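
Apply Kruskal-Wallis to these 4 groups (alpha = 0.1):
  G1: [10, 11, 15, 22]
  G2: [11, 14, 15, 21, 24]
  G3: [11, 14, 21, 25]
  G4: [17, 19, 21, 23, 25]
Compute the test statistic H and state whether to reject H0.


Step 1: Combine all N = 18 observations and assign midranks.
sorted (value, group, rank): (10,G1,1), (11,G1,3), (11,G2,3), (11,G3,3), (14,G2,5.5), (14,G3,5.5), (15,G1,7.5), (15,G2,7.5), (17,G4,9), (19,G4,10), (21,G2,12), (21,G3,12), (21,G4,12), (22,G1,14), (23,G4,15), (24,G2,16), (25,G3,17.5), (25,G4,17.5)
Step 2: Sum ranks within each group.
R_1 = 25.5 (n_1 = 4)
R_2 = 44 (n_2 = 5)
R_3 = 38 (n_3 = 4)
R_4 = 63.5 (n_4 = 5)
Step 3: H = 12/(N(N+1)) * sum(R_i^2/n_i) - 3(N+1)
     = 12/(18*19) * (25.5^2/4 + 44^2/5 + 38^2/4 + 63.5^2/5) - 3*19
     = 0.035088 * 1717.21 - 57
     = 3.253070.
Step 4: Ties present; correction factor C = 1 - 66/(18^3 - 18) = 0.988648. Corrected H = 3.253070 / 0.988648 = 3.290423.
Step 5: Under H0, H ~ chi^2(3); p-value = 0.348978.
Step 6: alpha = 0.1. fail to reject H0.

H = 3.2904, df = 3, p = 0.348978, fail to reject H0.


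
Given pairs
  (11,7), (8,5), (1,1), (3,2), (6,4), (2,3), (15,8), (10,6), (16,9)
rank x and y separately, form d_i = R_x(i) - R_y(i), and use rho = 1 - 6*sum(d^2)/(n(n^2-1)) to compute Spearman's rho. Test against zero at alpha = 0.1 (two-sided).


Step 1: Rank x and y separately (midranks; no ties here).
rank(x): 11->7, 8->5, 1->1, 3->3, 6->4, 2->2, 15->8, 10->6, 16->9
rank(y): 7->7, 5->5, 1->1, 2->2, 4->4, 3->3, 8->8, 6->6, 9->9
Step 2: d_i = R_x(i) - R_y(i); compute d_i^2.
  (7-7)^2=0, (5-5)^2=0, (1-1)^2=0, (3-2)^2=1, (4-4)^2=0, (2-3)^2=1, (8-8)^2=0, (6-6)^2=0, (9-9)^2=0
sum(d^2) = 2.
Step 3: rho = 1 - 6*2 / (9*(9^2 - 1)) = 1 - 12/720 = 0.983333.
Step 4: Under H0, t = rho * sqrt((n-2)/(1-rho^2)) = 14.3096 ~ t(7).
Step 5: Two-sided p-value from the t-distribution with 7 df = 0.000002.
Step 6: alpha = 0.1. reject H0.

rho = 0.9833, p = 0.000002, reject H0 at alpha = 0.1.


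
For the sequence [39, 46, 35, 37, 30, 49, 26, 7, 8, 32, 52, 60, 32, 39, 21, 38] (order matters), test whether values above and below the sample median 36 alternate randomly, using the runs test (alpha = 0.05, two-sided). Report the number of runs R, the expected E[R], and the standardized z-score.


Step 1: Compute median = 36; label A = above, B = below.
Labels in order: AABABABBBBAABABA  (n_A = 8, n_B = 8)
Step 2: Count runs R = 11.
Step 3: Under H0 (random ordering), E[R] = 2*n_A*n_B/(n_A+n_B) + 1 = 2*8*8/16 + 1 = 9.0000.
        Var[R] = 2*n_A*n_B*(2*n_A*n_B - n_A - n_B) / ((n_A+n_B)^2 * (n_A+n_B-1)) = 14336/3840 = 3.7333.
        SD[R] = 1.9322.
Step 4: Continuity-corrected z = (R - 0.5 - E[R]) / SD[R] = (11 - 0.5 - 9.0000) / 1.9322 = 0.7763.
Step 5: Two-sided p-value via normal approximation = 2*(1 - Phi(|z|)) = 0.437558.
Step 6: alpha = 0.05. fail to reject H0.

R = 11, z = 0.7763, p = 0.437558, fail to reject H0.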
# # # # #
- Action item
Wherever the line holding "G1: [10, 11, 15, 22]" falls in the entries above, copy exactly from it through the line holding "G4: [17, 19, 21, 23, 25]", inclusive, and add nothing.

- Result
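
  G1: [10, 11, 15, 22]
  G2: [11, 14, 15, 21, 24]
  G3: [11, 14, 21, 25]
  G4: [17, 19, 21, 23, 25]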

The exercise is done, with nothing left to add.